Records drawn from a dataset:
_ _ _ _ _ _ _

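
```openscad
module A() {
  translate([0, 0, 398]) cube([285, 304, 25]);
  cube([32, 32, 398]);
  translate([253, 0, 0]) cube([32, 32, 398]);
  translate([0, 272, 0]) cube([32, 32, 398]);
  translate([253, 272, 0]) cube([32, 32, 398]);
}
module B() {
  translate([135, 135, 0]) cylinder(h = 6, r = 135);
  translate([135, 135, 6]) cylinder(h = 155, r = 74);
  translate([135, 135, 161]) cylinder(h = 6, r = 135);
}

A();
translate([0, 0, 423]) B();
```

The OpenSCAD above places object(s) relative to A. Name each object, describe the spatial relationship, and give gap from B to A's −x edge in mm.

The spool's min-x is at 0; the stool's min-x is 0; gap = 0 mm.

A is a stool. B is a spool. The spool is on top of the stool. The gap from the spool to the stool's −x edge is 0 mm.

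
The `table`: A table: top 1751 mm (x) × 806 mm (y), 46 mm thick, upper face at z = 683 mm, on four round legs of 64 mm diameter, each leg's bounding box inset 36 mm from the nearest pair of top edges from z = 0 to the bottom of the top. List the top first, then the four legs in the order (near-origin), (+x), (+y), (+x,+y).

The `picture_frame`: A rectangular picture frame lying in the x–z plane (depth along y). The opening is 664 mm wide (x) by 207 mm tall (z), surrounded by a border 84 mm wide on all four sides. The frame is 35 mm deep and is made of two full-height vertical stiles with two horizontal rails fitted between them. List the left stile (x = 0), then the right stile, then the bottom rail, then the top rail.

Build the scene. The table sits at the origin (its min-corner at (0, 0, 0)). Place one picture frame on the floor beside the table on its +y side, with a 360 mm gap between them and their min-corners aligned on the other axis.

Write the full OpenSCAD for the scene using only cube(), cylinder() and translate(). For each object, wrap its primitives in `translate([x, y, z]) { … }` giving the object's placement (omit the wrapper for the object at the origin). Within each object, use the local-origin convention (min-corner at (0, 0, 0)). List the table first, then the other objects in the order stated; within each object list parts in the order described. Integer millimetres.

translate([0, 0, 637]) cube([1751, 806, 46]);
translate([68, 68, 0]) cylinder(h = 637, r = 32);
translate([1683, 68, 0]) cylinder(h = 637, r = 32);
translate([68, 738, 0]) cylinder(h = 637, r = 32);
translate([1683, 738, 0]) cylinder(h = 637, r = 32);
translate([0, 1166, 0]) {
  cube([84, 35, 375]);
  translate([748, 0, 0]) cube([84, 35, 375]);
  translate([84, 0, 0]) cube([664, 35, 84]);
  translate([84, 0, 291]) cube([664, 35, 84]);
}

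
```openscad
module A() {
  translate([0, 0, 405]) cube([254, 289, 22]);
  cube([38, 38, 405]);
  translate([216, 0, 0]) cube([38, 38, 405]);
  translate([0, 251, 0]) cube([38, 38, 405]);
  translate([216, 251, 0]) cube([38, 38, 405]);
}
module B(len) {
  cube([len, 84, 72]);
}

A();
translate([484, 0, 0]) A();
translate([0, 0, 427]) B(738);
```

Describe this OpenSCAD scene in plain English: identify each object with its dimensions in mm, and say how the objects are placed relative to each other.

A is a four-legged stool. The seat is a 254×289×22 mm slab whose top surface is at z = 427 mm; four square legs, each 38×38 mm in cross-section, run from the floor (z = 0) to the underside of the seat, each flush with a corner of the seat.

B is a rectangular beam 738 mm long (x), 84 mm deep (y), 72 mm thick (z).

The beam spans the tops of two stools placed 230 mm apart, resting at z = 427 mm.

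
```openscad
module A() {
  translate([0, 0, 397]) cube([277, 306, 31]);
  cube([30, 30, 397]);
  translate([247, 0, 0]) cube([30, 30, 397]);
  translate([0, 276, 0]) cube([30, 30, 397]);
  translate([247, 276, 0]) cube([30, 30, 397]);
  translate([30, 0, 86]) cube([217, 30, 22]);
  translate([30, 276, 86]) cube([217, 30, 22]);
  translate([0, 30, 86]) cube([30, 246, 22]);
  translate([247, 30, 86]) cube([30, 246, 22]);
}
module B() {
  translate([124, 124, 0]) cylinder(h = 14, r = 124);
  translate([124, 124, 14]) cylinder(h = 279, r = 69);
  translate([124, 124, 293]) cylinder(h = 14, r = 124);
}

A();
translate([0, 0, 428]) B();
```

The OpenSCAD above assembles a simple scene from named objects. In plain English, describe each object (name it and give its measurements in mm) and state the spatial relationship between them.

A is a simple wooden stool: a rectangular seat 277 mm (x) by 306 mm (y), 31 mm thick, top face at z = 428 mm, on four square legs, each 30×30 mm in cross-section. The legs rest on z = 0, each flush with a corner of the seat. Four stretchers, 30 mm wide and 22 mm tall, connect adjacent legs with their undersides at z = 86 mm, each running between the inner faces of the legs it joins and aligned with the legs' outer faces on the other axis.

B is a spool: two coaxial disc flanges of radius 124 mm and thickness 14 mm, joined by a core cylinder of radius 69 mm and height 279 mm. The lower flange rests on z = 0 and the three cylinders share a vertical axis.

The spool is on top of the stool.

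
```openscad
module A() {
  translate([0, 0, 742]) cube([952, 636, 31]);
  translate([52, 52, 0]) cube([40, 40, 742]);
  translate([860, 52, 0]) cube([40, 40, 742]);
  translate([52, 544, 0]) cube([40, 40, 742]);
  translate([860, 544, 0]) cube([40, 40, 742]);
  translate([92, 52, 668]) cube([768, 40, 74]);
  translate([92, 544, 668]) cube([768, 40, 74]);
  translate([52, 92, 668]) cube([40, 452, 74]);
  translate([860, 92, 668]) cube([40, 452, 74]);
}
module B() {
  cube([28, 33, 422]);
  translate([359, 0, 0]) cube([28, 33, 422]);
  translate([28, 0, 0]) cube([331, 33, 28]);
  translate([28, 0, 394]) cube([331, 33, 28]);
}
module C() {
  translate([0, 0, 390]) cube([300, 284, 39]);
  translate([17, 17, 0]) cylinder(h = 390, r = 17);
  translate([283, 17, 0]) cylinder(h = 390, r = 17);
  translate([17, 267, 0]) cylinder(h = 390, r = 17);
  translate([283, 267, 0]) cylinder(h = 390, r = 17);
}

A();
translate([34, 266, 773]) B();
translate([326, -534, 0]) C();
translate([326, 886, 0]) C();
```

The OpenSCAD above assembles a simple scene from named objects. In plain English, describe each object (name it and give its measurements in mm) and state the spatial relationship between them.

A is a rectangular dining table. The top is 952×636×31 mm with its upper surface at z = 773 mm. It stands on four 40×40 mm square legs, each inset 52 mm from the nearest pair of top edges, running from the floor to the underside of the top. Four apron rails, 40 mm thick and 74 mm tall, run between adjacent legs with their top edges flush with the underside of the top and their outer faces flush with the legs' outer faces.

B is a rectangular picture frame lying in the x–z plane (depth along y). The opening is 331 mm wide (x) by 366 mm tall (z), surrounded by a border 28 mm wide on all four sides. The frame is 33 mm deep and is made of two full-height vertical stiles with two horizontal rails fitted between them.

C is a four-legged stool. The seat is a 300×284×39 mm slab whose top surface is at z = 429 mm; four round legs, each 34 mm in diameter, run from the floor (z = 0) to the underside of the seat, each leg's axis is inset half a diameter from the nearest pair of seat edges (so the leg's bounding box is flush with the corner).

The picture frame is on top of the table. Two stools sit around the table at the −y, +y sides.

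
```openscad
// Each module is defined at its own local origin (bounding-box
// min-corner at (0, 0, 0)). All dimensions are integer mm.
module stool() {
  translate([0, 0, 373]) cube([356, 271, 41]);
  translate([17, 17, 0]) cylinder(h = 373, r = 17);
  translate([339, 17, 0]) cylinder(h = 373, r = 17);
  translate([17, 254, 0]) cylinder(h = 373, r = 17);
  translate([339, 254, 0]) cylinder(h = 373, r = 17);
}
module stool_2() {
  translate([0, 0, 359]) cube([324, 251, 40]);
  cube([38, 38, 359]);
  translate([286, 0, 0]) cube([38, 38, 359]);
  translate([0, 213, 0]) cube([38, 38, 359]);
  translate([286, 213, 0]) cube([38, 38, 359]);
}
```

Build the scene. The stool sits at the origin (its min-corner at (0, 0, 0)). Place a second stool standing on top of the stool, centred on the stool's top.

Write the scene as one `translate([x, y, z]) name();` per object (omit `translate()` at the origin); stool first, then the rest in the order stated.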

_ _ _ _ _ _ _

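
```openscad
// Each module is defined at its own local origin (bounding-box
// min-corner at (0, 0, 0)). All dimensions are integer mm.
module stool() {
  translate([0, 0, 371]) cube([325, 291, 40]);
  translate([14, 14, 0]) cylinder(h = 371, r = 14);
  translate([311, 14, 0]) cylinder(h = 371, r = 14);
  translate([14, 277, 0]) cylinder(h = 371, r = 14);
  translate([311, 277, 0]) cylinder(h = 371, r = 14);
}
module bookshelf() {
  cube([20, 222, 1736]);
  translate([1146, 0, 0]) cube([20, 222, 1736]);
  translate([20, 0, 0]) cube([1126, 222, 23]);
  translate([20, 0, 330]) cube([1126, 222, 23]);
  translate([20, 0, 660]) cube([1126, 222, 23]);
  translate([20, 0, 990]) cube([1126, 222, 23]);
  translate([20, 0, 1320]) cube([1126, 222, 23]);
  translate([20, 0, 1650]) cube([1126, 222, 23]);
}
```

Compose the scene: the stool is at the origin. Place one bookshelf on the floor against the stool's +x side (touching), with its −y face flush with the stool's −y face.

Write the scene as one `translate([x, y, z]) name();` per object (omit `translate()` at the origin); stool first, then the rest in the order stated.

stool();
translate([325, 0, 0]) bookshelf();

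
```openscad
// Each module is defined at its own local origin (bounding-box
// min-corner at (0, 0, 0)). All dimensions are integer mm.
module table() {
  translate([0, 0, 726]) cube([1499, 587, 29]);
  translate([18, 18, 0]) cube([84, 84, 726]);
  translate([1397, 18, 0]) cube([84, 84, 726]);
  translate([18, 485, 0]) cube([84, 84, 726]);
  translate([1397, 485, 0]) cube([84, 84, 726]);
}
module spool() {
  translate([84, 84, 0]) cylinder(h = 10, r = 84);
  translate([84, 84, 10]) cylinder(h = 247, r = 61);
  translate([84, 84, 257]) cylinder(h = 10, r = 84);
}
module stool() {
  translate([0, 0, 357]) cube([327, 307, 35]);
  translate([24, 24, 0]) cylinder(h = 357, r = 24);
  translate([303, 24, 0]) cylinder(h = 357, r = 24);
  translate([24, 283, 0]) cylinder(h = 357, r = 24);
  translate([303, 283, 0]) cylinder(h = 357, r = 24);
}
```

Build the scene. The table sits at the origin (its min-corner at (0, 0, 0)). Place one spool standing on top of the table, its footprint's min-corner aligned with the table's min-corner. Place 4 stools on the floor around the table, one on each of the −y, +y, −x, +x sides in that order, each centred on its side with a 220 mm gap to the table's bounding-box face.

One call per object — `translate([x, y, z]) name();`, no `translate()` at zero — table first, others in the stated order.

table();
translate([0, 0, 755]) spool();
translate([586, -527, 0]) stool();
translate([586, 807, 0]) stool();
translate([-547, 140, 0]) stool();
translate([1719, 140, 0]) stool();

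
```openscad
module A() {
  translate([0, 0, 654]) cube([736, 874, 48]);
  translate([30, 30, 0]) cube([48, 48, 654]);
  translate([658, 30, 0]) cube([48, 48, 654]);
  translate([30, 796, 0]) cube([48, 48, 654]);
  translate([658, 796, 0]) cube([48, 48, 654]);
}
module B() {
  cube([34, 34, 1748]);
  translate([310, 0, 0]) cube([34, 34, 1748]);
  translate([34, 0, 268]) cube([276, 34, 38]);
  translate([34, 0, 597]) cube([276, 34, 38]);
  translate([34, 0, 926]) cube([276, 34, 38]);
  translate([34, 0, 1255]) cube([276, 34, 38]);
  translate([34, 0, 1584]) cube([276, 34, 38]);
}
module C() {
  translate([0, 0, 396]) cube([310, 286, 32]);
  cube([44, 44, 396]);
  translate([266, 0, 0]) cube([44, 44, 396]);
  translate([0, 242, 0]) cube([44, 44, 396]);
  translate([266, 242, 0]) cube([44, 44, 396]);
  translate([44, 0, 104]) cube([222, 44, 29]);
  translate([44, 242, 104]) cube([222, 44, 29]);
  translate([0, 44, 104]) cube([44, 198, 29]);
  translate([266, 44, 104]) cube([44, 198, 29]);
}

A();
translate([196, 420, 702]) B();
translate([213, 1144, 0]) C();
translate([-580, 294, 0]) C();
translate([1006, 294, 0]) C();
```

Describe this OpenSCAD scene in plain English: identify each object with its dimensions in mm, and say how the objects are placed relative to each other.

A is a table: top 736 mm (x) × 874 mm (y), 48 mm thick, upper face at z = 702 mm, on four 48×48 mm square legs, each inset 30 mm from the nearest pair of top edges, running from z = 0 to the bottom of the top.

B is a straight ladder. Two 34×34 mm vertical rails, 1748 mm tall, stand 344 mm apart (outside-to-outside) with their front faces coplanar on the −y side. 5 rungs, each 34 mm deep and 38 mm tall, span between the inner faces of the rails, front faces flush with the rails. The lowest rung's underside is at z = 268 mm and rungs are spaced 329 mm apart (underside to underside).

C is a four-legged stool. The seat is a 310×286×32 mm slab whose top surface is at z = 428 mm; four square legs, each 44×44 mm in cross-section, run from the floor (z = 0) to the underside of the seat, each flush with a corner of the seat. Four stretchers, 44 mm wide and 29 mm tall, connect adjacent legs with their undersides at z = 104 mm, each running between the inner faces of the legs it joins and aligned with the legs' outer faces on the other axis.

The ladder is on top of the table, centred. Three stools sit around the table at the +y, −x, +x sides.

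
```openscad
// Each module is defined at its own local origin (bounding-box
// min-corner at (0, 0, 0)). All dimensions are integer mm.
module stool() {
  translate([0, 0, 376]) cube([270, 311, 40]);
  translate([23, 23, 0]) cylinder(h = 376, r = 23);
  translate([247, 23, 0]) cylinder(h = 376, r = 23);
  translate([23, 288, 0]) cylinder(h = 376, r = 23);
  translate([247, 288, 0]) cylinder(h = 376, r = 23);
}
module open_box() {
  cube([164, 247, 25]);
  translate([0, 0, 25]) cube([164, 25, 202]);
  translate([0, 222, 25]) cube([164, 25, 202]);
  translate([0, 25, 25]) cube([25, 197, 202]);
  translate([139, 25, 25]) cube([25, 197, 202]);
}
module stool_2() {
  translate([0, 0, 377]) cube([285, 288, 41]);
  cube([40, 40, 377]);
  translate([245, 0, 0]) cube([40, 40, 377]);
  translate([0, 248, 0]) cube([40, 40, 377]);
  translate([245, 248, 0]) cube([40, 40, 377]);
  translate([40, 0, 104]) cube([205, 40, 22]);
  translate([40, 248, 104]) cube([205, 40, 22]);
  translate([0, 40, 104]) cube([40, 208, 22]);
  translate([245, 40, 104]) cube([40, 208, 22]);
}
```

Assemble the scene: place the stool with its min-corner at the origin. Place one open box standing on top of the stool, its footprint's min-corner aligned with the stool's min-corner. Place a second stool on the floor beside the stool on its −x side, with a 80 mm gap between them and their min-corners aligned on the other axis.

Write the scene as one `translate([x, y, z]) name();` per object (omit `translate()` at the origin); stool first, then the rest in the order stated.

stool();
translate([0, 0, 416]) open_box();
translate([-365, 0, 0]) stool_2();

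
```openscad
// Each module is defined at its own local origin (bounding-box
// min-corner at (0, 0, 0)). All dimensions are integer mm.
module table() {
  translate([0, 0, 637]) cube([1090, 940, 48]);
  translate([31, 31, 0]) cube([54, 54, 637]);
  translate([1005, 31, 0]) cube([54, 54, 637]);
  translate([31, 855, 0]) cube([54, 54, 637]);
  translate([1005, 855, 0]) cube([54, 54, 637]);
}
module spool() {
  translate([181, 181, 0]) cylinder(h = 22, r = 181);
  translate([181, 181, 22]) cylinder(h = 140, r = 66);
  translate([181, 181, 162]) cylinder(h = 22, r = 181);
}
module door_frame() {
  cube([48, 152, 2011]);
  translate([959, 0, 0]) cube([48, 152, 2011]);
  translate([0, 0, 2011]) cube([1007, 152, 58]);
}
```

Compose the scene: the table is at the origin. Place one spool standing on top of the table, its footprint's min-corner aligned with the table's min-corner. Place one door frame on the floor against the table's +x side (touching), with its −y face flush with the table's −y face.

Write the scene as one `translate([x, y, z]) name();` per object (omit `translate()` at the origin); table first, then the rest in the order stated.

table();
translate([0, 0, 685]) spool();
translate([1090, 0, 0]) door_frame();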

_ _ _ _ _ _ _

> [DIRECTIONS]: Count how many lines in the data contain the word "Build". Reply with that number only.

> [TASK RESPONSE]: 3